Set down exactly the lines that run from the line with "movable piston: 3.68" to the end of the data, and nothing else.
----------------
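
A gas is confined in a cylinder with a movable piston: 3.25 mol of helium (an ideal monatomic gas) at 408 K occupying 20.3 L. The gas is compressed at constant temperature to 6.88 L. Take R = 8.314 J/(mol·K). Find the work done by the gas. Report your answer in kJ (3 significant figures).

Isothermal: W = nRT ln(V₂/V₁).
W = (3.25)(8.314)(408) × ln(6.88/20.3)
  = 11024 × -1.082
W_by_gas = -11928 J.

W ≈ -11.9 kJ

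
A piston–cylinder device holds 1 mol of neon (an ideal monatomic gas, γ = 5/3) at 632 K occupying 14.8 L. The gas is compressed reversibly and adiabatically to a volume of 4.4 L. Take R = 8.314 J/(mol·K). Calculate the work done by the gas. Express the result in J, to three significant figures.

Adiabatic: TV^(γ−1) = const with γ = 5/3.
T₂ = T₁ (V₁/V₂)^(γ−1) = 632 × (14.8/4.4)^0.667 = 632 × 2.245 = 1419 K.
W_by = nCᵥ(T₁ − T₂) = (1)(12.47)(632 − 1419) = -9812 J.

W ≈ -9810 J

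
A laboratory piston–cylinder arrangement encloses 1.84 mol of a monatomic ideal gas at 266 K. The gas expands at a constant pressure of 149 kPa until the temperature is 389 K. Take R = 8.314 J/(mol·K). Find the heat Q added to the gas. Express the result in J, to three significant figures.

Q ≈ 4700 J

Isobaric: W = nRΔT = (1.84)(8.314)(123) = 1882 J.
ΔU = nCᵥΔT with Cᵥ = 3R/2: ΔU = (1.84)(12.47)(123) = 2822 J.
Q = ΔU + W = 2822 + 1882 = 4704 J.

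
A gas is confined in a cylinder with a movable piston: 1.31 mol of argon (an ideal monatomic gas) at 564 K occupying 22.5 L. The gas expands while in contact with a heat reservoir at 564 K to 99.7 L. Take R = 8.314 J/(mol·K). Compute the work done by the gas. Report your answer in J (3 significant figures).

W ≈ 9140 J

Isothermal: W = nRT ln(V₂/V₁).
W = (1.31)(8.314)(564) × ln(99.7/22.5)
  = 6143 × 1.489
W_by_gas = 9144 J.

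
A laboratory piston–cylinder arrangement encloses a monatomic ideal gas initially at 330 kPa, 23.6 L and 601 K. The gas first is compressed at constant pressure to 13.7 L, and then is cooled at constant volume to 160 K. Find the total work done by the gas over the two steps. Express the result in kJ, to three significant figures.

W_total ≈ -3.27 kJ

Step 1 (isobaric): W = PΔV = (330 kPa)(13.7 − 23.6 L) = -3267 J.
Step 2 (isochoric): W = 0 (constant volume).
W_total = -3267 + 0 = -3267 J.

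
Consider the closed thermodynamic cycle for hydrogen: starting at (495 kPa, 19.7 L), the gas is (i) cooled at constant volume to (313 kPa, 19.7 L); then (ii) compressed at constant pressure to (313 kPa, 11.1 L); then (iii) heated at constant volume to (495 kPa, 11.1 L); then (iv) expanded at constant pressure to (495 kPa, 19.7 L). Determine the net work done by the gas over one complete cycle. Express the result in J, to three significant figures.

Constant-volume legs do no work.
W(ii) = (313)(11.1 − 19.7) = -2692 J; W(iv) = (495)(19.7 − 11.1) = 4257 J.
W_net = -2692 + 4257 = 1565 J (the clockwise enclosed area).

W_net ≈ 1570 J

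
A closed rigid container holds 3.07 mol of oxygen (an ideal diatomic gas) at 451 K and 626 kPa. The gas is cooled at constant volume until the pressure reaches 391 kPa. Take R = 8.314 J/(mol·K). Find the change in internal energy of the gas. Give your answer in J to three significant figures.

ΔU ≈ -10800 J

Constant volume ⇒ W = 0, so Q = ΔU = nCᵥΔT with Cᵥ = 5R/2 = 20.79 J/(mol·K).
At constant V, T₂/T₁ = P₂/P₁ ⇒ ΔT = T₁(P₂/P₁ − 1) = 451·(391/626 − 1) = -169.3 K.
ΔU = (3.07)(20.79)(-169.3) = -10803 J.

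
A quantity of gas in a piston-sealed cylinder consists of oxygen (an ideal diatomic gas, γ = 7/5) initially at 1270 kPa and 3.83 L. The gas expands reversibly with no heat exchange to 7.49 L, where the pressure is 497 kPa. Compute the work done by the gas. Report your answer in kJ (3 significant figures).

Adiabatic: W = (P₁V₁ − P₂V₂)/(γ − 1) with γ = 7/5.
P₁V₁ = 4864 J, P₂V₂ = 3723 J.
W = (4864 − 3723) / 0.4 = 2854 J.

W ≈ 2.85 kJ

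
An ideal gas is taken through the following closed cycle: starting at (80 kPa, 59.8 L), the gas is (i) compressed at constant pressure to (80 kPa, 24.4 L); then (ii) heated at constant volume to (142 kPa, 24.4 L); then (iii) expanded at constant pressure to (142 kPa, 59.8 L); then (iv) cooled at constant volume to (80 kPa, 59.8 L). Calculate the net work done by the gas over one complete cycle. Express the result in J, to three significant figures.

W_net ≈ 2190 J

Constant-volume legs do no work.
W(i) = (80)(24.4 − 59.8) = -2832 J; W(iii) = (142)(59.8 − 24.4) = 5027 J.
W_net = -2832 + 5027 = 2195 J (the clockwise enclosed area).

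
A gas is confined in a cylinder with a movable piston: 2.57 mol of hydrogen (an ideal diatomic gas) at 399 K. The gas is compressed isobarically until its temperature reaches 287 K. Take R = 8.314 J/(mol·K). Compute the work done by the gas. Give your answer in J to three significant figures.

Isobaric: W = P ΔV = nR ΔT.
W = (2.57)(8.314)(287 − 399) = -2393 J.

W ≈ -2390 J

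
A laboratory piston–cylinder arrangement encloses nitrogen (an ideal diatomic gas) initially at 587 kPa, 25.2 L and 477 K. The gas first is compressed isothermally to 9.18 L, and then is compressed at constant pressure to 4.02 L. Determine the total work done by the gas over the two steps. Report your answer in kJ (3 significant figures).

W_total ≈ -23.3 kJ

Step 1 (isothermal): W = P₁V₁ ln(V₂/V₁) = (14792) ln(9.18/25.2) = -14938 J.
After step 1: P = 1611 kPa, V = 9.18 L, T = 477 K.
Step 2 (isobaric): W = PΔV = (1611 kPa)(4.02 − 9.18 L) = -8315 J.
W_total = -14938 − 8315 = -23252 J.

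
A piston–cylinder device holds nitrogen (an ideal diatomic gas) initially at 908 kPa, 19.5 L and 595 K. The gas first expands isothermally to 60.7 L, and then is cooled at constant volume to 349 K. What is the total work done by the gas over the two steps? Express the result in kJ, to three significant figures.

Step 1 (isothermal): W = P₁V₁ ln(V₂/V₁) = (17706) ln(60.7/19.5) = 20106 J.
Step 2 (isochoric): W = 0 (constant volume).
W_total = 20106 + 0 = 20106 J.

W_total ≈ 20.1 kJ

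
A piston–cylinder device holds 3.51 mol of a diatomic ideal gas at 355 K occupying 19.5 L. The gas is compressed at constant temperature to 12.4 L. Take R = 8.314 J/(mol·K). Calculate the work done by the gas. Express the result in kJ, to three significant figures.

Isothermal: W = nRT ln(V₂/V₁).
W = (3.51)(8.314)(355) × ln(12.4/19.5)
  = 10360 × -0.4527
W_by_gas = -4690 J.

W ≈ -4.69 kJ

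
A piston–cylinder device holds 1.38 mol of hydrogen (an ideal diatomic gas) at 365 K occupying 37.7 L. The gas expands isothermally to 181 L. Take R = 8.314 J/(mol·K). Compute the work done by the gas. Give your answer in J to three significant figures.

W ≈ 6570 J

Isothermal: W = nRT ln(V₂/V₁).
W = (1.38)(8.314)(365) × ln(181/37.7)
  = 4188 × 1.569
W_by_gas = 6570 J.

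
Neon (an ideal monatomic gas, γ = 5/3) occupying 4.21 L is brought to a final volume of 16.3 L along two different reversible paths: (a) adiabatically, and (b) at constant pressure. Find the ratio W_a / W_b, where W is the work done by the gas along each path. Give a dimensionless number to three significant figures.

W_a / W_b ≈ 0.310

Path (a) adiabatic: W = P₁V₁(1 − (V₁/V₂)^(γ−1))/(γ−1) → W_a/(P₁V₁) = 0.8916.
Path (b) isobaric: W = P₁(V₂ − V₁) → W_b/(P₁V₁) = 2.872.
W_a / W_b = 0.8916 / 2.872 = 0.3105.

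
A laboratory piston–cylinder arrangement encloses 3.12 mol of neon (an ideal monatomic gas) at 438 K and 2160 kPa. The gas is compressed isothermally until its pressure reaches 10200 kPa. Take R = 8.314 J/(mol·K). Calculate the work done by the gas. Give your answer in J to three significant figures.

Isothermal process: W = nRT ln(V₂/V₁) = nRT ln(P₁/P₂).
W = (3.12)(8.314)(438) × ln(2160/10200)
  = 11362 × ln(0.2118) = 11362 × -1.552
W_by_gas = -17636 J.

W ≈ -17600 J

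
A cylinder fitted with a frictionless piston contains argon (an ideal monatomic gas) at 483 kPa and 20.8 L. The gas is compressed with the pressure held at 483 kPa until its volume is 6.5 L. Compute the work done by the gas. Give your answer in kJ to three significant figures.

W ≈ -6.91 kJ

Isobaric: W = P ΔV.
W = (483 kPa)(6.5 − 20.8 L) = (483)(-14.3) = -6907 J.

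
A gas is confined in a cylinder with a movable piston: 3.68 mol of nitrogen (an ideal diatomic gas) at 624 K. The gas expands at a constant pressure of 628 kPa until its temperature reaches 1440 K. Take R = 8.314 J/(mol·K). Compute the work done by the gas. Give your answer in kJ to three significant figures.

Isobaric: W = P ΔV = nR ΔT.
W = (3.68)(8.314)(1440 − 624) = 24966 J.

W ≈ 25.0 kJ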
----------------
Written reply:
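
A gas is confined in a cylinder with a movable piston: 3.68 mol of nitrogen (an ideal diatomic gas) at 624 K. The gas expands at a constant pressure of 628 kPa until its temperature reaches 1440 K. Take R = 8.314 J/(mol·K). Compute the work done by the gas. Give your answer in kJ to three significant figures.

Isobaric: W = P ΔV = nR ΔT.
W = (3.68)(8.314)(1440 − 624) = 24966 J.

W ≈ 25.0 kJ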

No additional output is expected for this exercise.